[DATA LISTING — start]
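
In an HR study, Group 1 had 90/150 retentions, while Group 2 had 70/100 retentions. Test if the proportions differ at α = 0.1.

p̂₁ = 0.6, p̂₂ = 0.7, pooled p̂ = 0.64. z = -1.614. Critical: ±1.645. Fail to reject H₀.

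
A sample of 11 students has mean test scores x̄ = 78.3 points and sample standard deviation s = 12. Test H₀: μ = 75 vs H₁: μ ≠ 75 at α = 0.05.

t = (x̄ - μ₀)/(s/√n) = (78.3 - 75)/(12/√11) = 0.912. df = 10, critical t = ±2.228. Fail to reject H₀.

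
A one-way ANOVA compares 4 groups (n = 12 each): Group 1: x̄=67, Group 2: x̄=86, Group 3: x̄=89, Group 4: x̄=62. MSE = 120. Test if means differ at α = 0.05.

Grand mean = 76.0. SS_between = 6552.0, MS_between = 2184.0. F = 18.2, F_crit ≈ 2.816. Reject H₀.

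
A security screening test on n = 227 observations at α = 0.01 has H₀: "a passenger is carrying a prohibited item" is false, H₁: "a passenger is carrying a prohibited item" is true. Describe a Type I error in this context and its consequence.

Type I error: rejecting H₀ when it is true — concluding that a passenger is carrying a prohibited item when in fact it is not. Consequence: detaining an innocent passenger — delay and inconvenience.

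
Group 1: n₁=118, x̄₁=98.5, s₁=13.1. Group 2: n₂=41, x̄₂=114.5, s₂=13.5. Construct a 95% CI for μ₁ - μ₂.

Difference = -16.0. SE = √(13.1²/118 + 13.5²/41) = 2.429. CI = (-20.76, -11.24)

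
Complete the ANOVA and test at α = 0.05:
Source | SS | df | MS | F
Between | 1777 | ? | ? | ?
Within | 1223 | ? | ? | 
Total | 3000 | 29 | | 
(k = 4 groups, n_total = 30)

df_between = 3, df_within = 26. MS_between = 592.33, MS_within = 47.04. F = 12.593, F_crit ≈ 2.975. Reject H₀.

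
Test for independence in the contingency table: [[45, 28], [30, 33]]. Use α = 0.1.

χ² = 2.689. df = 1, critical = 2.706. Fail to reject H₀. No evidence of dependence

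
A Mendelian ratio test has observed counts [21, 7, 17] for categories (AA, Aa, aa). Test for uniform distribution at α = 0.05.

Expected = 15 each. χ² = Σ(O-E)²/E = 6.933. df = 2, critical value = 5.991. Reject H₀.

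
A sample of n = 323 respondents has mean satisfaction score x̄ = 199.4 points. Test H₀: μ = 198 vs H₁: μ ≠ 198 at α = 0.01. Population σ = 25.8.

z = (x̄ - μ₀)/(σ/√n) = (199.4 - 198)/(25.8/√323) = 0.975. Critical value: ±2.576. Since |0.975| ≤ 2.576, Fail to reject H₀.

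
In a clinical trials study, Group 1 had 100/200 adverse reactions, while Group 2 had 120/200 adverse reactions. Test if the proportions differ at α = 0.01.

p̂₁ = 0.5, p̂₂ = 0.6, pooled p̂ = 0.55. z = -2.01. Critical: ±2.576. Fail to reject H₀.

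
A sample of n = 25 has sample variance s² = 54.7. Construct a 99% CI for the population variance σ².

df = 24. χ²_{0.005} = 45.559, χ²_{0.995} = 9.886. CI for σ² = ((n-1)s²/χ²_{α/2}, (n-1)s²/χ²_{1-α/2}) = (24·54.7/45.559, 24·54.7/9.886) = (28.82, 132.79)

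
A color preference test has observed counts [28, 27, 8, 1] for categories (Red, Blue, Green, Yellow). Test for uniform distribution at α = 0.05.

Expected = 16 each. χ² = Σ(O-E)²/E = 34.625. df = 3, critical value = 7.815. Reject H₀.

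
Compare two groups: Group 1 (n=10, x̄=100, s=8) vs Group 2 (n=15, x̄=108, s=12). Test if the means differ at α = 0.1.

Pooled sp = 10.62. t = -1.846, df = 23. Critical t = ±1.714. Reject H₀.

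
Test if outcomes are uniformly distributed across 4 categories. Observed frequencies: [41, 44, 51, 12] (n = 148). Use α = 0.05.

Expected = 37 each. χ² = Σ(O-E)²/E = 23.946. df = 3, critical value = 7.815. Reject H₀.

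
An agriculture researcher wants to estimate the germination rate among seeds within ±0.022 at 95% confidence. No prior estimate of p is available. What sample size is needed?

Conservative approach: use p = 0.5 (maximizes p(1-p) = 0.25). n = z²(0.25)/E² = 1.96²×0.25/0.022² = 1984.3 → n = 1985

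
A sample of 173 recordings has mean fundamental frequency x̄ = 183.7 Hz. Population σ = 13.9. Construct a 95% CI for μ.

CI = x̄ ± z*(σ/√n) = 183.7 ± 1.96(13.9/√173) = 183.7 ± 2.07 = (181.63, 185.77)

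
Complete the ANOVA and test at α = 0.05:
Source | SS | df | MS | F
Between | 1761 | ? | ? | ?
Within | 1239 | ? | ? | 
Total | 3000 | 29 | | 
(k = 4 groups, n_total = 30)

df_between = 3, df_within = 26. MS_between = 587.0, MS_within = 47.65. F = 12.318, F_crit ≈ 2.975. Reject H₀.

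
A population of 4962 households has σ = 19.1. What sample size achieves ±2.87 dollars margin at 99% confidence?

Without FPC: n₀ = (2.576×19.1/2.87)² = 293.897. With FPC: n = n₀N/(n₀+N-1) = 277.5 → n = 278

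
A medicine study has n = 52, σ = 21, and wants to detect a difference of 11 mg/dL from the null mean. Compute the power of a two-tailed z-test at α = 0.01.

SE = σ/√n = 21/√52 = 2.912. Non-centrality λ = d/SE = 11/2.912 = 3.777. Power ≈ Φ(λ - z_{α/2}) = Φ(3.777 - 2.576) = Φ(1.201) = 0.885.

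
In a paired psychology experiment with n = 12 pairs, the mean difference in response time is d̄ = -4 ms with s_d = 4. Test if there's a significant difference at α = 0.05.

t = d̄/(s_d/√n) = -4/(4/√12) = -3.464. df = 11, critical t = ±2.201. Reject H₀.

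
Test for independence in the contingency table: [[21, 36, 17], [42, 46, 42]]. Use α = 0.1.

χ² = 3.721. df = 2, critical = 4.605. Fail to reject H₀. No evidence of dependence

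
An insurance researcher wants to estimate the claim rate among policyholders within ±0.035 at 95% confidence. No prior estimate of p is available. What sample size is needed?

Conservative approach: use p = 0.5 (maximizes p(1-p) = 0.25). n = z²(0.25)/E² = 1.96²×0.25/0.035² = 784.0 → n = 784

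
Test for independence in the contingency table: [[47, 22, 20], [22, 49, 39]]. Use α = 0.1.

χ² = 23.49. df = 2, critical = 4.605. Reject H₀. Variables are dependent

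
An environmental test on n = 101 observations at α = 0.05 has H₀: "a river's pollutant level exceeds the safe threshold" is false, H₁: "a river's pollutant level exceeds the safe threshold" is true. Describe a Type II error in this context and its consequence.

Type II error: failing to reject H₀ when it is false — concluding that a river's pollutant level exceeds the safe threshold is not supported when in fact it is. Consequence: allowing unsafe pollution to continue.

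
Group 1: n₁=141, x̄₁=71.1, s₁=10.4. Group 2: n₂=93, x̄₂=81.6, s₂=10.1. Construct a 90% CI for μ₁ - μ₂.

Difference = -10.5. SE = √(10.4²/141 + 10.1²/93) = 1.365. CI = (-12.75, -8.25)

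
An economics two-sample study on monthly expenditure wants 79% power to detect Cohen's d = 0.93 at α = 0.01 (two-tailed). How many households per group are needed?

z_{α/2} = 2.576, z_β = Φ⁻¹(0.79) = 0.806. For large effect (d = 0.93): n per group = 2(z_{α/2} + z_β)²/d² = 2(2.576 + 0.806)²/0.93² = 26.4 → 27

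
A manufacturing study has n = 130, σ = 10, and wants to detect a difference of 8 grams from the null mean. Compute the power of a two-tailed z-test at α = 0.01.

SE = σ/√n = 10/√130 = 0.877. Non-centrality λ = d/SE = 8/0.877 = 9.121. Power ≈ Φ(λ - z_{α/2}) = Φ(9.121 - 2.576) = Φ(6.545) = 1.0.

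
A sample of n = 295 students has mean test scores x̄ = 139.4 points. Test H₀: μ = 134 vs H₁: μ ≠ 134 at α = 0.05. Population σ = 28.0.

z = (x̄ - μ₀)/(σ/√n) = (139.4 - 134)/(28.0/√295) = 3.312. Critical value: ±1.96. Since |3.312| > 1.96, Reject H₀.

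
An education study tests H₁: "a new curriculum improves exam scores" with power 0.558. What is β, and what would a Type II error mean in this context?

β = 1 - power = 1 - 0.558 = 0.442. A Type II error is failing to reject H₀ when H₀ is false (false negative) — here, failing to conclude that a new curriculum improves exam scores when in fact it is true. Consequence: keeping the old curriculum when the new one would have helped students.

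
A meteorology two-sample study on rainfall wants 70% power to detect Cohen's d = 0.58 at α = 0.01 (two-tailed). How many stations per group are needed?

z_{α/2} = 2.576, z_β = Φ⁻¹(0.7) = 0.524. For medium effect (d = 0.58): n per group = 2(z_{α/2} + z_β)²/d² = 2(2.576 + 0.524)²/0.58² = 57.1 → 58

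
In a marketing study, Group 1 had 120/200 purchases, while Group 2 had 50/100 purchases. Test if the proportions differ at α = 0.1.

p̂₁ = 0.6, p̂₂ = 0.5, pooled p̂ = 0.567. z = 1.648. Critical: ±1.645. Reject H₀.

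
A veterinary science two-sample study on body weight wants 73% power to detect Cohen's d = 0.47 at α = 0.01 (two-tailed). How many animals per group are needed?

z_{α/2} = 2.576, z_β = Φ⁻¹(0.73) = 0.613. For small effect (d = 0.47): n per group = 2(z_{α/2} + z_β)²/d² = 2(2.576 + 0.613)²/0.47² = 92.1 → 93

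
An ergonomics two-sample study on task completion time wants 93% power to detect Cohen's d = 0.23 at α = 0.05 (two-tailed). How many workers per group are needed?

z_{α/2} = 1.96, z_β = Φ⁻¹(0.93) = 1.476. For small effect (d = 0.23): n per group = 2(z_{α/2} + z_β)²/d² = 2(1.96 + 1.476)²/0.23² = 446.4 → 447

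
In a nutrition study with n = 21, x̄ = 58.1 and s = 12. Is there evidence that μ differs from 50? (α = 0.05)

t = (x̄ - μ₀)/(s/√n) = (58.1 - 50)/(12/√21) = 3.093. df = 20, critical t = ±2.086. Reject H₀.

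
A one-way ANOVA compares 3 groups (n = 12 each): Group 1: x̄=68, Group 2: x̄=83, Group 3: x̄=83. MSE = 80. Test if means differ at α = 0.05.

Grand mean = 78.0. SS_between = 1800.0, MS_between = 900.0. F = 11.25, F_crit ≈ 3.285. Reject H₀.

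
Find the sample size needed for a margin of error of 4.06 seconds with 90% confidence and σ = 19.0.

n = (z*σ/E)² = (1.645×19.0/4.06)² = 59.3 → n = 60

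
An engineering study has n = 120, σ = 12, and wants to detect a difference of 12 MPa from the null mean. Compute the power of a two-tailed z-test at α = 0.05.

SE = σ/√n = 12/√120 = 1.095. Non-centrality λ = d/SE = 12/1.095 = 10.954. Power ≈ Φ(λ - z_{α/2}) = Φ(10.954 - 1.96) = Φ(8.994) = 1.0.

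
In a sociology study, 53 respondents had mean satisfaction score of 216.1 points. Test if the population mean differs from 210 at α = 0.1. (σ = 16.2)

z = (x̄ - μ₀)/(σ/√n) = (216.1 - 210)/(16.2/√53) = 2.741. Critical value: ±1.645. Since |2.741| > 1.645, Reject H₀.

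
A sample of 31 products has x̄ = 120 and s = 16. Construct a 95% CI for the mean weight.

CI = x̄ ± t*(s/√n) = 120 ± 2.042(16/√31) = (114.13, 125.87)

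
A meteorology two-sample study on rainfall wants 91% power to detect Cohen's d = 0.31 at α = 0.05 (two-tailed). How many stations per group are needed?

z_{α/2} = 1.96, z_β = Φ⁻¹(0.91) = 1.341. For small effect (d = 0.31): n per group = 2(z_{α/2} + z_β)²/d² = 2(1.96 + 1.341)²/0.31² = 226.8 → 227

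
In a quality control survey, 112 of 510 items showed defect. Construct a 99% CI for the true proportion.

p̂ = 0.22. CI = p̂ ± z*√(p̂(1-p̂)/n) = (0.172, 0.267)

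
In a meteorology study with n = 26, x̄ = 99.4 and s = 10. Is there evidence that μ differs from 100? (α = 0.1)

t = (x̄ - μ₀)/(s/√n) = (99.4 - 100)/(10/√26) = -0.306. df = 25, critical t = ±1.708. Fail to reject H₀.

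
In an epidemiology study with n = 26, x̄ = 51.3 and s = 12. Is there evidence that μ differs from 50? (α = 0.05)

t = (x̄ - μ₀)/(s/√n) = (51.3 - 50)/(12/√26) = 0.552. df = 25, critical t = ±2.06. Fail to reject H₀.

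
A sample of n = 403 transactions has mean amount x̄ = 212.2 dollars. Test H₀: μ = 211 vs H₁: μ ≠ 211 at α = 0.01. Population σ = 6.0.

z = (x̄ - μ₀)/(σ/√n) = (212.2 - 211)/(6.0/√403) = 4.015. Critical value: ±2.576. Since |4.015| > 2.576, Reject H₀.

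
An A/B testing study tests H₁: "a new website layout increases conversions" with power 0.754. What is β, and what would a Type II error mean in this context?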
[DATA LISTING — finish]
WHAT IS EXPECTED — Nothing but the exact lines of the data above, from the line containing "A sample of n = 403" through the last, should appear in the answer.

RESPONSE TO THIS TASK —
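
A sample of n = 403 transactions has mean amount x̄ = 212.2 dollars. Test H₀: μ = 211 vs H₁: μ ≠ 211 at α = 0.01. Population σ = 6.0.

z = (x̄ - μ₀)/(σ/√n) = (212.2 - 211)/(6.0/√403) = 4.015. Critical value: ±2.576. Since |4.015| > 2.576, Reject H₀.

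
An A/B testing study tests H₁: "a new website layout increases conversions" with power 0.754. What is β, and what would a Type II error mean in this context?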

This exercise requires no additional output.